* Supplied entries *
=======

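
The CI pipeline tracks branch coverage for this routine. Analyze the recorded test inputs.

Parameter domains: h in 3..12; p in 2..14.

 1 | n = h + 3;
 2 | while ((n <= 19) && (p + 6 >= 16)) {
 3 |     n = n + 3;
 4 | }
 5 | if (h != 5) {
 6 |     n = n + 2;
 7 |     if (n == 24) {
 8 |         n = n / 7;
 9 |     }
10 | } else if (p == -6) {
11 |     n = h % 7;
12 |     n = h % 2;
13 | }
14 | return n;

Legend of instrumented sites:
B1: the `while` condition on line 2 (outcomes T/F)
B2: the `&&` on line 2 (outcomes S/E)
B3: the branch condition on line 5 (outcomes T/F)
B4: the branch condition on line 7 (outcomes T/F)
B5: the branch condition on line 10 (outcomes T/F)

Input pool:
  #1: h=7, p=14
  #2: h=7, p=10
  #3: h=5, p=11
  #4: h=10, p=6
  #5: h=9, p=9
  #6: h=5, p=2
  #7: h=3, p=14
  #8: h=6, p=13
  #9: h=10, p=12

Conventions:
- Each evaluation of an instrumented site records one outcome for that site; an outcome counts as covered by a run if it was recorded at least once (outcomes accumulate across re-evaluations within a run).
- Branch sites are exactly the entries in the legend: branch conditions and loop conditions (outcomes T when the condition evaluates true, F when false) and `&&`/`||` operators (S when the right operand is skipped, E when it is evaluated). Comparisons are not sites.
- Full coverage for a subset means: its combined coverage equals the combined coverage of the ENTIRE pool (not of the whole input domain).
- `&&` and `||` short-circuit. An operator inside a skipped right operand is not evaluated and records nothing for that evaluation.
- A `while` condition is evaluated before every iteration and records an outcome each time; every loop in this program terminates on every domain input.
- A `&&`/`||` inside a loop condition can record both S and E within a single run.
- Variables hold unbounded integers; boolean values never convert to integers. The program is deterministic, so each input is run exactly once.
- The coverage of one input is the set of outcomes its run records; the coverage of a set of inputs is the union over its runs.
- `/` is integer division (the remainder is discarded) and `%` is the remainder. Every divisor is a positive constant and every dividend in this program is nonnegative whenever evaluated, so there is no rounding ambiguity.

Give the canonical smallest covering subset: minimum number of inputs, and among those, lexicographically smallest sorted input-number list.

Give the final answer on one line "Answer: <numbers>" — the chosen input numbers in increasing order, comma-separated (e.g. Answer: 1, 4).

input #1 (h=7, p=14): events B2->E, B1->T, B2->E, B1->T, B2->E, B1->T, B2->E, B1->T, B2->S, B1->F, B3->T, B4->T; covers B1=T, B1=F, B2=S, B2=E, B3=T, B4=T
input #2 (h=7, p=10): events B2->E, B1->T, B2->E, B1->T, B2->E, B1->T, B2->E, B1->T, B2->S, B1->F, B3->T, B4->T; covers B1=T, B1=F, B2=S, B2=E, B3=T, B4=T
input #3 (h=5, p=11): events B2->E, B1->T, B2->E, B1->T, B2->E, B1->T, B2->E, B1->T, B2->S, B1->F, B3->F, B5->F; covers B1=T, B1=F, B2=S, B2=E, B3=F, B5=F
input #4 (h=10, p=6): events B2->E, B1->F, B3->T, B4->F; covers B1=F, B2=E, B3=T, B4=F
input #5 (h=9, p=9): events B2->E, B1->F, B3->T, B4->F; covers B1=F, B2=E, B3=T, B4=F
input #6 (h=5, p=2): events B2->E, B1->F, B3->F, B5->F; covers B1=F, B2=E, B3=F, B5=F
input #7 (h=3, p=14): events B2->E, B1->T, B2->E, B1->T, B2->E, B1->T, B2->E, B1->T, B2->E, B1->T, B2->S, B1->F, B3->T, B4->F; covers B1=T, B1=F, B2=S, B2=E, B3=T, B4=F
input #8 (h=6, p=13): events B2->E, B1->T, B2->E, B1->T, B2->E, B1->T, B2->E, B1->T, B2->S, B1->F, B3->T, B4->F; covers B1=T, B1=F, B2=S, B2=E, B3=T, B4=F
input #9 (h=10, p=12): events B2->E, B1->T, B2->E, B1->T, B2->E, B1->T, B2->S, B1->F, B3->T, B4->T; covers B1=T, B1=F, B2=S, B2=E, B3=T, B4=T
the full pool covers 9 outcomes: B1=T, B1=F, B2=S, B2=E, B3=T, B3=F, B4=T, B4=F, B5=F
checked all size-1 subsets: none covers 9 outcomes (max 6/9)
checked all size-2 subsets: none covers 9 outcomes (max 8/9)
inputs {1, 3, 4} (size 3) cover everything; no size-3 subset with a lexicographically smaller index list covers all 9

Answer: 1, 3, 4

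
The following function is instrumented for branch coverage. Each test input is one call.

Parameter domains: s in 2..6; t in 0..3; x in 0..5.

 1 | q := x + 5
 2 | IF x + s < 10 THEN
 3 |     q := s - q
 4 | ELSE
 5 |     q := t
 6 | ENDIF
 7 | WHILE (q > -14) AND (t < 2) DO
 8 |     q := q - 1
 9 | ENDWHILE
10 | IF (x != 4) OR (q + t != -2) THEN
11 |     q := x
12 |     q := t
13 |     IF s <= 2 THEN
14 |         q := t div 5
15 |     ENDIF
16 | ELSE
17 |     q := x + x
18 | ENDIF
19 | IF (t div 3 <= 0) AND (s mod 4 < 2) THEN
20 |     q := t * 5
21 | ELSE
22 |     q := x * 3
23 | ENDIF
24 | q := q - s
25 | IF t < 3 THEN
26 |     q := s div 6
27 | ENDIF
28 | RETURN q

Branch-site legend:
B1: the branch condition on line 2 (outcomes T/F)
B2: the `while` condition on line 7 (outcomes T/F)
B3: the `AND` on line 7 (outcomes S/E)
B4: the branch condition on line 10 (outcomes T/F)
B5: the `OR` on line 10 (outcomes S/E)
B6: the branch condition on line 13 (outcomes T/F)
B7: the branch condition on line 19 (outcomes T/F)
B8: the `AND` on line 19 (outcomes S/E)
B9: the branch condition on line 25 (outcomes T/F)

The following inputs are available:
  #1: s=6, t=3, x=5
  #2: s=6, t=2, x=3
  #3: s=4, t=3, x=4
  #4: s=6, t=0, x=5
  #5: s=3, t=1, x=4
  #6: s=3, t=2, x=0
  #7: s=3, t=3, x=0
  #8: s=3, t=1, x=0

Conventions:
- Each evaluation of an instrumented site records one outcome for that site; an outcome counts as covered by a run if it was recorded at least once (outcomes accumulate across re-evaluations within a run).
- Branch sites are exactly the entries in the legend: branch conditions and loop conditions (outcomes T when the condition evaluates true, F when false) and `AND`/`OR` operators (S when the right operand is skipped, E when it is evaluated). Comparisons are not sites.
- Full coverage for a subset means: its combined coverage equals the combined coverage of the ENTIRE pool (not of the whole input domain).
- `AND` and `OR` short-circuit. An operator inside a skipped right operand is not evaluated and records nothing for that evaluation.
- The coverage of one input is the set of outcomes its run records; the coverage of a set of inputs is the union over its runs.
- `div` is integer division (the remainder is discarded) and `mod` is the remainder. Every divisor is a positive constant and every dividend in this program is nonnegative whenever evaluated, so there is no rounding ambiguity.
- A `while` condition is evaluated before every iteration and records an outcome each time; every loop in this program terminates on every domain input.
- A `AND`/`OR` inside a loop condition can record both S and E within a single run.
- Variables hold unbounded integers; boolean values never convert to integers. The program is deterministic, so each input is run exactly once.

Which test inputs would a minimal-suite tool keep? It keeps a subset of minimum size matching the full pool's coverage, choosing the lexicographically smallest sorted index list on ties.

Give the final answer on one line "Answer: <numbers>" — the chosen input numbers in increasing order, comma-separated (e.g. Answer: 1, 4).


input #1, s=6, t=3, x=5: outcomes B1=F, B2=F, B3=E, B4=T, B5=S, B6=F, B7=F, B8=S, B9=F
input #2, s=6, t=2, x=3: outcomes B1=T, B2=F, B3=E, B4=T, B5=S, B6=F, B7=F, B8=E, B9=T
input #3, s=4, t=3, x=4: outcomes B1=T, B2=F, B3=E, B4=F, B5=E, B7=F, B8=S, B9=F
input #4, s=6, t=0, x=5: outcomes B1=F, B2=T, B2=F, B3=S, B3=E, B4=T, B5=S, B6=F, B7=F, B8=E, B9=T
input #5, s=3, t=1, x=4: outcomes B1=T, B2=T, B2=F, B3=S, B3=E, B4=T, B5=E, B6=F, B7=F, B8=E, B9=T
input #6, s=3, t=2, x=0: outcomes B1=T, B2=F, B3=E, B4=T, B5=S, B6=F, B7=F, B8=E, B9=T
input #7, s=3, t=3, x=0: outcomes B1=T, B2=F, B3=E, B4=T, B5=S, B6=F, B7=F, B8=S, B9=F
input #8, s=3, t=1, x=0: outcomes B1=T, B2=T, B2=F, B3=S, B3=E, B4=T, B5=S, B6=F, B7=F, B8=E, B9=T
pool-wide coverage (16 outcomes): B1=T, B1=F, B2=T, B2=F, B3=S, B3=E, B4=T, B4=F, B5=S, B5=E, B6=F, B7=F, B8=S, B8=E, B9=T, B9=F
checked all size-1 subsets: none covers 16 outcomes (max 11/16)
inputs {3, 4} (size 2) cover everything; no size-2 subset with a lexicographically smaller index list covers all 16
Answer: 3, 4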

=======

* Problem statement *
Copy each line of the data that includes the word "true".

* Solution to the exercise *
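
- Branch sites are exactly the entries in the legend: branch conditions and loop conditions (outcomes T when the condition evaluates true, F when false) and `&&`/`||` operators (S when the right operand is skipped, E when it is evaluated). Comparisons are not sites.
- Branch sites are exactly the entries in the legend: branch conditions and loop conditions (outcomes T when the condition evaluates true, F when false) and `AND`/`OR` operators (S when the right operand is skipped, E when it is evaluated). Comparisons are not sites.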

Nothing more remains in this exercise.